- _Activity_
Within the material below, filter for lines that hold the word "double".

** Opening Input for this task block **

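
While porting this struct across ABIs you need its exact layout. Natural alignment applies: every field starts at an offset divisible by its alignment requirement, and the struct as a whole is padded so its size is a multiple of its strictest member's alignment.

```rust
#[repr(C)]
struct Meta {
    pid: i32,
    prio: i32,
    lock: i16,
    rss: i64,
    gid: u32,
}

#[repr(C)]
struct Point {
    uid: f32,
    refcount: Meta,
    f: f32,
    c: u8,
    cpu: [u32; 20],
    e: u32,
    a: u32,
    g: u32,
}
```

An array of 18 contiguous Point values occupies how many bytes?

2592

Meta: 0..4  pid  (4B, 4-aligned); 4..8  prio  (4B, 4-aligned); 8..10  lock  (2B, 2-aligned); 10..16  -- padding (6B); 16..24  rss  (8B, 8-aligned); 24..28  gid  (4B, 4-aligned); 28..32  -- tail padding (4B); sizeof = 32, alignof = 8
0..4  uid  (4B, 4-aligned)
4..8  -- padding (4B)
8..40  refcount  (32B, 8-aligned)
40..44  f  (4B, 4-aligned)
44..45  c  (1B, 1-aligned)
45..48  -- padding (3B)
48..128  cpu  (80B, 4-aligned)
128..132  e  (4B, 4-aligned)
132..136  a  (4B, 4-aligned)
136..140  g  (4B, 4-aligned)
140..144  -- tail padding (4B)
sizeof = 144, alignof = 8
array of 18: 18 × 144 = 2592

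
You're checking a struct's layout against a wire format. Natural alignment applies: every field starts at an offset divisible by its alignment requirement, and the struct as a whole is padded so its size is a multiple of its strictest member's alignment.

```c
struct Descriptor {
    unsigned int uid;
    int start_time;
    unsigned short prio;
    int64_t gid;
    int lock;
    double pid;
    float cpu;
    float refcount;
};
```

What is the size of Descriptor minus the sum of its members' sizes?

10

0..4  uid  (4B, 4-aligned)
4..8  start_time  (4B, 4-aligned)
8..10  prio  (2B, 2-aligned)
10..16  -- padding (6B)
16..24  gid  (8B, 8-aligned)
24..28  lock  (4B, 4-aligned)
28..32  -- padding (4B)
32..40  pid  (8B, 8-aligned)
40..44  cpu  (4B, 4-aligned)
44..48  refcount  (4B, 4-aligned)
sizeof = 48, alignof = 8
data bytes 38, size 48 → padding 10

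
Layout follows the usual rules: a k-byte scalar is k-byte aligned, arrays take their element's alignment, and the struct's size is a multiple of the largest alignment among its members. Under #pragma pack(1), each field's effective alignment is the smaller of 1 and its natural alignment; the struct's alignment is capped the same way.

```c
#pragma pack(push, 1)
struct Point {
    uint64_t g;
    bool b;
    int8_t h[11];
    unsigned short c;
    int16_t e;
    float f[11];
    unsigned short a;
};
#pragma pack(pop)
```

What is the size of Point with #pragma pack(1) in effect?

70

g at 0 (size 8, align 1) → ends 8
b at 8 (size 1, align 1) → ends 9
h at 9 (size 11, align 1) → ends 20
c at 20 (size 2, align 1) → ends 22
e at 22 (size 2, align 1) → ends 24
f at 24 (size 44, align 1) → ends 68
a at 68 (size 2, align 1) → ends 70
total 70 bytes, alignment 1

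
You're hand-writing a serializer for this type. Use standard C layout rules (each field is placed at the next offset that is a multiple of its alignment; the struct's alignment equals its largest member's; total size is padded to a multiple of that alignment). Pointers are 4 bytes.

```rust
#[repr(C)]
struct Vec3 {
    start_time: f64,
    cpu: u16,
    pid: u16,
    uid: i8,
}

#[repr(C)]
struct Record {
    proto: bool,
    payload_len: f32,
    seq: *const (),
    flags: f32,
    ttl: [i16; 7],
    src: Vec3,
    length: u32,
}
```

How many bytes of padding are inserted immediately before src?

2

Vec3: start_time at 0 (size 8, align 8) → ends 8; cpu at 8 (size 2, align 2) → ends 10; pid at 10 (size 2, align 2) → ends 12; uid at 12 (size 1, align 1) → ends 13; tail pad 3 to reach multiple of 8; total 16 bytes, alignment 8
proto at 0 (size 1, align 1) → ends 1
pad 3 to align 4 for payload_len
payload_len at 4 (size 4, align 4) → ends 8
seq at 8 (size 4, align 4) → ends 12
flags at 12 (size 4, align 4) → ends 16
ttl at 16 (size 14, align 2) → ends 30
pad 2 to align 8 for src
src at 32 (size 16, align 8) → ends 48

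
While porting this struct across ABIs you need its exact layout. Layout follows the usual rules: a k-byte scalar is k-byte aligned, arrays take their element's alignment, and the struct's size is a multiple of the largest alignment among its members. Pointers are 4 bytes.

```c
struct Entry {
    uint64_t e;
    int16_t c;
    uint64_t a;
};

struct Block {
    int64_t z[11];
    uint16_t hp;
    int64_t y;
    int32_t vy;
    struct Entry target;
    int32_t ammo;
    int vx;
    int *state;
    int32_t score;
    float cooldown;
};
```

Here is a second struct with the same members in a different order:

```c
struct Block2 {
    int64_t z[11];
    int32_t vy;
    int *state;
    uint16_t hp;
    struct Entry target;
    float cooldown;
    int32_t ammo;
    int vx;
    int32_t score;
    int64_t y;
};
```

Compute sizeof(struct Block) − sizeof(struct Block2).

Entry: e at 0 (size 8, align 8) → ends 8; c at 8 (size 2, align 2) → ends 10; pad 6 to align 8 for a; a at 16 (size 8, align 8) → ends 24; total 24 bytes, alignment 8
z at 0 (size 88, align 8) → ends 88
hp at 88 (size 2, align 2) → ends 90
pad 6 to align 8 for y
y at 96 (size 8, align 8) → ends 104
vy at 104 (size 4, align 4) → ends 108
pad 4 to align 8 for target
target at 112 (size 24, align 8) → ends 136
ammo at 136 (size 4, align 4) → ends 140
vx at 140 (size 4, align 4) → ends 144
state at 144 (size 4, align 4) → ends 148
score at 148 (size 4, align 4) → ends 152
cooldown at 152 (size 4, align 4) → ends 156
tail pad 4 to reach multiple of 8
total 160 bytes, alignment 8
— Block2 —
z at 0 (size 88, align 8) → ends 88
vy at 88 (size 4, align 4) → ends 92
state at 92 (size 4, align 4) → ends 96
hp at 96 (size 2, align 2) → ends 98
pad 6 to align 8 for target
target at 104 (size 24, align 8) → ends 128
cooldown at 128 (size 4, align 4) → ends 132
ammo at 132 (size 4, align 4) → ends 136
vx at 136 (size 4, align 4) → ends 140
score at 140 (size 4, align 4) → ends 144
y at 144 (size 8, align 8) → ends 152
total 152 bytes, alignment 8
160 − 152 = 8

8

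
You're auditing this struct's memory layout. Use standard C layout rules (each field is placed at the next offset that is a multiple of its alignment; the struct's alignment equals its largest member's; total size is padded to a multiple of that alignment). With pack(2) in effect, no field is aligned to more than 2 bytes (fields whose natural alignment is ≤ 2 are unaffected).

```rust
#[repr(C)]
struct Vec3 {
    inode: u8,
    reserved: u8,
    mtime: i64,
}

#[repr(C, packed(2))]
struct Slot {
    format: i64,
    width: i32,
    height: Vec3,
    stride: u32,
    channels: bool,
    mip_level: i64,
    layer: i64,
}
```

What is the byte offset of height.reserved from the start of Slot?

Vec3: 0..1  inode  (1B, 1-aligned); 1..2  reserved  (1B, 1-aligned); 2..8  -- padding (6B); 8..16  mtime  (8B, 8-aligned); sizeof = 16, alignof = 8
0..8  format  (8B, 2-aligned)
8..12  width  (4B, 2-aligned)
12..28  height  (16B, 2-aligned)
within Vec3: reserved at 1
12 + 1 = 13

13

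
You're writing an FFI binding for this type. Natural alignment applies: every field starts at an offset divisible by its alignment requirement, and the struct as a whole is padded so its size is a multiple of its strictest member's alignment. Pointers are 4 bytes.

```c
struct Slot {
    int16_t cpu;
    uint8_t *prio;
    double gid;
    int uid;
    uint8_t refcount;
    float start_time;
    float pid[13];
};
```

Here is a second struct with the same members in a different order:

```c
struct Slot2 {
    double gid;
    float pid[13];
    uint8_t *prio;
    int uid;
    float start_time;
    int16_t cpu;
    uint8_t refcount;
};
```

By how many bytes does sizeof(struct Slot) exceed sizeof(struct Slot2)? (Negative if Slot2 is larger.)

0

cpu at 0 (size 2, align 2) → ends 2
pad 2 to align 4 for prio
prio at 4 (size 4, align 4) → ends 8
gid at 8 (size 8, align 8) → ends 16
uid at 16 (size 4, align 4) → ends 20
refcount at 20 (size 1, align 1) → ends 21
pad 3 to align 4 for start_time
start_time at 24 (size 4, align 4) → ends 28
pid at 28 (size 52, align 4) → ends 80
total 80 bytes, alignment 8
— Slot2 —
gid at 0 (size 8, align 8) → ends 8
pid at 8 (size 52, align 4) → ends 60
prio at 60 (size 4, align 4) → ends 64
uid at 64 (size 4, align 4) → ends 68
start_time at 68 (size 4, align 4) → ends 72
cpu at 72 (size 2, align 2) → ends 74
refcount at 74 (size 1, align 1) → ends 75
tail pad 5 to reach multiple of 8
total 80 bytes, alignment 8
80 − 80 = 0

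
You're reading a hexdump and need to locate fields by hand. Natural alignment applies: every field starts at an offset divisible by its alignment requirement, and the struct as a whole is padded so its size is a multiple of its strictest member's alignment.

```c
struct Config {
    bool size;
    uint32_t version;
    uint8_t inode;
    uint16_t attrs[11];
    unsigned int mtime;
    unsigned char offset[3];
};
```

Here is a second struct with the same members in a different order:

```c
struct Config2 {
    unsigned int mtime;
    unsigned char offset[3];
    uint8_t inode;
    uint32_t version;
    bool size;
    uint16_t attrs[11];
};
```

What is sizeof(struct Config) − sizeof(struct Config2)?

4

@0: size [1B, align 1] → 1
+3 pad (align 4)
@4: version [4B, align 4] → 8
@8: inode [1B, align 1] → 9
+1 pad (align 2)
@10: attrs [22B, align 2] → 32
@32: mtime [4B, align 4] → 36
@36: offset [3B, align 1] → 39
+1 tail pad (align 4)
size 40, align 4
— Config2 —
@0: mtime [4B, align 4] → 4
@4: offset [3B, align 1] → 7
@7: inode [1B, align 1] → 8
@8: version [4B, align 4] → 12
@12: size [1B, align 1] → 13
+1 pad (align 2)
@14: attrs [22B, align 2] → 36
size 36, align 4
40 − 36 = 4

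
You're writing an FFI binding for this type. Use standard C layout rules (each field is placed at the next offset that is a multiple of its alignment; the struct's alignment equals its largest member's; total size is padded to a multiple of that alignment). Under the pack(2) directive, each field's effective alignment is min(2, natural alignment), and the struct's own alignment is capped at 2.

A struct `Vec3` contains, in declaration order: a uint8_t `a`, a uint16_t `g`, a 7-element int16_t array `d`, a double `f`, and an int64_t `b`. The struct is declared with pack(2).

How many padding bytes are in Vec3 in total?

1

a at 0 (size 1, align 1) → ends 1
pad 1 to align 2 for g
g at 2 (size 2, align 2) → ends 4
d at 4 (size 14, align 2) → ends 18
f at 18 (size 8, align 2) → ends 26
b at 26 (size 8, align 2) → ends 34
total 34 bytes, alignment 2
data bytes 33, size 34 → padding 1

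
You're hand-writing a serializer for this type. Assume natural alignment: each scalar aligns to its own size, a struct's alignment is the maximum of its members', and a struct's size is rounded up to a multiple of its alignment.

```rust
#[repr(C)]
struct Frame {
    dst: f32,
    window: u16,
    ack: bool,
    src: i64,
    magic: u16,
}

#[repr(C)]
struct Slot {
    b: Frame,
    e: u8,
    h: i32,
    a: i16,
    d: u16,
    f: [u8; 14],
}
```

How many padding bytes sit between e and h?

Frame: @0: dst [4B, align 4] → 4; @4: window [2B, align 2] → 6; @6: ack [1B, align 1] → 7; +1 pad (align 8); @8: src [8B, align 8] → 16; @16: magic [2B, align 2] → 18; +6 tail pad (align 8); size 24, align 8
@0: b [24B, align 8] → 24
@24: e [1B, align 1] → 25
+3 pad (align 4)
@28: h [4B, align 4] → 32

3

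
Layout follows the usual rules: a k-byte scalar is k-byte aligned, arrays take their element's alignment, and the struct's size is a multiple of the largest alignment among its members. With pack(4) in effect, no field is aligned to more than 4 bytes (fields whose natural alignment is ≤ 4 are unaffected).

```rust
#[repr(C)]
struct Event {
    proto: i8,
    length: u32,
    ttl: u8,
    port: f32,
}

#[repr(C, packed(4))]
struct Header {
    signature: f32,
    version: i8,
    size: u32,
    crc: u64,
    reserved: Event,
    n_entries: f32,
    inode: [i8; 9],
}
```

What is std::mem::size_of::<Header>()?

Event: @0: proto [1B, align 1] → 1; +3 pad (align 4); @4: length [4B, align 4] → 8; @8: ttl [1B, align 1] → 9; +3 pad (align 4); @12: port [4B, align 4] → 16; size 16, align 4
@0: signature [4B, align 4] → 4
@4: version [1B, align 1] → 5
+3 pad (align 4)
@8: size [4B, align 4] → 12
@12: crc [8B, align 4] → 20
@20: reserved [16B, align 4] → 36
@36: n_entries [4B, align 4] → 40
@40: inode [9B, align 1] → 49
+3 tail pad (align 4)
size 52, align 4

52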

** Closing Input for this task block **

- _The answer_
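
    double pid;
    double gid;
    double gid;
A struct `Vec3` contains, in declaration order: a uint8_t `a`, a uint16_t `g`, a 7-element int16_t array `d`, a double `f`, and an int64_t `b`. The struct is declared with pack(2).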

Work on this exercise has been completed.